What the task asks
Locate the word "bonus" in the entries below, then gather every line that holds it.

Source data

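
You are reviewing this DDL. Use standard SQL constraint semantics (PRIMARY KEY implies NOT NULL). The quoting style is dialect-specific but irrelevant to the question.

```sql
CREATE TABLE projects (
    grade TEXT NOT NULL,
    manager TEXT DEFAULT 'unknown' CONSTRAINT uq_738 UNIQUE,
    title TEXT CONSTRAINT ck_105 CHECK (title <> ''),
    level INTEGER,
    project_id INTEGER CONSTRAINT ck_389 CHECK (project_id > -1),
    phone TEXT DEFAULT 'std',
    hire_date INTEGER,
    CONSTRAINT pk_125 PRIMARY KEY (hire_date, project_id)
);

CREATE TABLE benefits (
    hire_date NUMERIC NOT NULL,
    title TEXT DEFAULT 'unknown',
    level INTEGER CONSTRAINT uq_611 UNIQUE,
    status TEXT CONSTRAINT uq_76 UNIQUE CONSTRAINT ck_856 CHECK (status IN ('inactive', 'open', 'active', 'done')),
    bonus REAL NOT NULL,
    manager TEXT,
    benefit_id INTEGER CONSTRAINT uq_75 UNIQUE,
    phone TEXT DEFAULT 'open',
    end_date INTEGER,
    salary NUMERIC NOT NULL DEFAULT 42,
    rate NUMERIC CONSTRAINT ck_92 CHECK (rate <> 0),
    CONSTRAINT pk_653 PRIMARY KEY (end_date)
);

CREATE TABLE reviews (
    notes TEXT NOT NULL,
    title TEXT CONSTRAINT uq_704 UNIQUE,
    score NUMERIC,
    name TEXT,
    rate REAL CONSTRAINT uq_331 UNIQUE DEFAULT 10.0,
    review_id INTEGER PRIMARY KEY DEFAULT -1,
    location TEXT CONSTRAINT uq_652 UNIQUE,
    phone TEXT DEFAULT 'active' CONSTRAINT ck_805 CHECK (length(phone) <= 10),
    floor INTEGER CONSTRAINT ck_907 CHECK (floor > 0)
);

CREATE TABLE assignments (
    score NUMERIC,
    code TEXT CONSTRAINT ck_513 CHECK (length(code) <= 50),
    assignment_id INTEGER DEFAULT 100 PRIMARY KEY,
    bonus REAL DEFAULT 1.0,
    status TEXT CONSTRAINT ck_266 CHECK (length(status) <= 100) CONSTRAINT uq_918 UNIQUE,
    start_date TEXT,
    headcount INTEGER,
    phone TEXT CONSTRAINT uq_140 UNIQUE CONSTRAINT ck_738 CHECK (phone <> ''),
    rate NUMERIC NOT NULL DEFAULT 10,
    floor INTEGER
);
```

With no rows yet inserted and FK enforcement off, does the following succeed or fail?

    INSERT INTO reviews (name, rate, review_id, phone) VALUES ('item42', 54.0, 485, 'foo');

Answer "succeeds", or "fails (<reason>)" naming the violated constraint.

notes is omitted from the column list and has no DEFAULT, so it would receive NULL.
But notes is declared NOT NULL.

fails (NOT NULL on notes)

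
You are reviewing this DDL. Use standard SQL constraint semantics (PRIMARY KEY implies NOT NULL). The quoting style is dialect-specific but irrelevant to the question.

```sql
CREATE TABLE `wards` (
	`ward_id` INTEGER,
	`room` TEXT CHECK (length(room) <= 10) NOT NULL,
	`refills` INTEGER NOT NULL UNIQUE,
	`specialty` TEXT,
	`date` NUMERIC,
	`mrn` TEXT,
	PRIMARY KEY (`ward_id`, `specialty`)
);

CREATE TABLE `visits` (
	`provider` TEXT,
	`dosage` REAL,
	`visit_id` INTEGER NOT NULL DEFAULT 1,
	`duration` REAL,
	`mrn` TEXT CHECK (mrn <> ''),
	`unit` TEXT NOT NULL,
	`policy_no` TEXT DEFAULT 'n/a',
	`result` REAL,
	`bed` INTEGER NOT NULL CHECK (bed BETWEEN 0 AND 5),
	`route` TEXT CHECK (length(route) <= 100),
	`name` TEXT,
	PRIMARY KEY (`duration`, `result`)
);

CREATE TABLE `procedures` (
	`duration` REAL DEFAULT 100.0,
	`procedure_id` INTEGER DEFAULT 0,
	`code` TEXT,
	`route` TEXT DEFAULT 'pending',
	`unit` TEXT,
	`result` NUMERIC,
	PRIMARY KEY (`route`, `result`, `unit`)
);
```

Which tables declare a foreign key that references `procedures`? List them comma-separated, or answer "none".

none

No REFERENCES clause anywhere in the schema names procedures.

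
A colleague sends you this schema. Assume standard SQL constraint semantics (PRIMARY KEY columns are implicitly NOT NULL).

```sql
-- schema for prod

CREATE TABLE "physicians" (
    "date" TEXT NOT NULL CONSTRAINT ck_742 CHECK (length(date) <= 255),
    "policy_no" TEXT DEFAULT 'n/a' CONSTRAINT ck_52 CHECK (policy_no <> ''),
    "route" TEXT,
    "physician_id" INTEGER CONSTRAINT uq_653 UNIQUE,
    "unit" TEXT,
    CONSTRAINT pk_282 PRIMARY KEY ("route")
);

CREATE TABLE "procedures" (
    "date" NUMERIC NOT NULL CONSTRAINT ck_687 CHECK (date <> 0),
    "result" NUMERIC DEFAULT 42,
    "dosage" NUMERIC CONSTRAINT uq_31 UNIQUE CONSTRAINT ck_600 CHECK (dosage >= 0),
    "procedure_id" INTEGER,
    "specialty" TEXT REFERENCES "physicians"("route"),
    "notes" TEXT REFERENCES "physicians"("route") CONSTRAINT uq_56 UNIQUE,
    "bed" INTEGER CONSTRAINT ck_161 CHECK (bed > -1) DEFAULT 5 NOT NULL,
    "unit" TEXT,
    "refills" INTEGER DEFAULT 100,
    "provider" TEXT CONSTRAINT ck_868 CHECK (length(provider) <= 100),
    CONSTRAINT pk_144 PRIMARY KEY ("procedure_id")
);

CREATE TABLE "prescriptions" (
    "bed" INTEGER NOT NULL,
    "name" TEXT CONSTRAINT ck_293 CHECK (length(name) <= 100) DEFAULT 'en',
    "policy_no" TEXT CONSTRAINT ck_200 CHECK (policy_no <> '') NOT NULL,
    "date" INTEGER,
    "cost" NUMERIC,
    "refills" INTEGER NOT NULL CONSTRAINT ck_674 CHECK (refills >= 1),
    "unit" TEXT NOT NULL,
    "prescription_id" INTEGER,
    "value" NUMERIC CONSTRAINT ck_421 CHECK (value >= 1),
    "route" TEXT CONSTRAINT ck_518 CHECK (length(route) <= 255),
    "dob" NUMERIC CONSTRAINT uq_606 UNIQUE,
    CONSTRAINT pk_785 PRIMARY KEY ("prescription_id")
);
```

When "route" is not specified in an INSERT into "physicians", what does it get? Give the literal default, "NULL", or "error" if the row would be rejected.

route has no DEFAULT clause.
Omitting it would insert NULL, but it is part of the PRIMARY KEY, so the INSERT fails.

error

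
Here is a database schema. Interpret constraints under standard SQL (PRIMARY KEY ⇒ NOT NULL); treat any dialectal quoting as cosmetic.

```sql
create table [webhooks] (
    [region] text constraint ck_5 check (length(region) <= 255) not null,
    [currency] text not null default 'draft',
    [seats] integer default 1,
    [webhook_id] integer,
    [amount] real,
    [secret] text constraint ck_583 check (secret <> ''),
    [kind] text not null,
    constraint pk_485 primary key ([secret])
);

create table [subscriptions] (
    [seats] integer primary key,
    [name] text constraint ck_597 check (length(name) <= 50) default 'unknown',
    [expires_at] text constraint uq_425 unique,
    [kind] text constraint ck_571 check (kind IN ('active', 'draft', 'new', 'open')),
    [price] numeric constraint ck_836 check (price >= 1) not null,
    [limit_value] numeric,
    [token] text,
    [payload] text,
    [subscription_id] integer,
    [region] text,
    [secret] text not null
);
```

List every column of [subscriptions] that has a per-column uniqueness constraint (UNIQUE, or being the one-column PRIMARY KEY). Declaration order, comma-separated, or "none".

- seats: single-column PRIMARY KEY → unique.
- name: no UNIQUE or single-column PK constraint.
- expires_at: declared UNIQUE → unique.
- kind: no UNIQUE or single-column PK constraint.
- price: no UNIQUE or single-column PK constraint.
- limit_value: no UNIQUE or single-column PK constraint.
- token: no UNIQUE or single-column PK constraint.
- payload: no UNIQUE or single-column PK constraint.
- subscription_id: no UNIQUE or single-column PK constraint.
- region: no UNIQUE or single-column PK constraint.
- secret: no UNIQUE or single-column PK constraint.

seats, expires_at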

Answer to this task
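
    bonus REAL NOT NULL,
    bonus REAL DEFAULT 1.0,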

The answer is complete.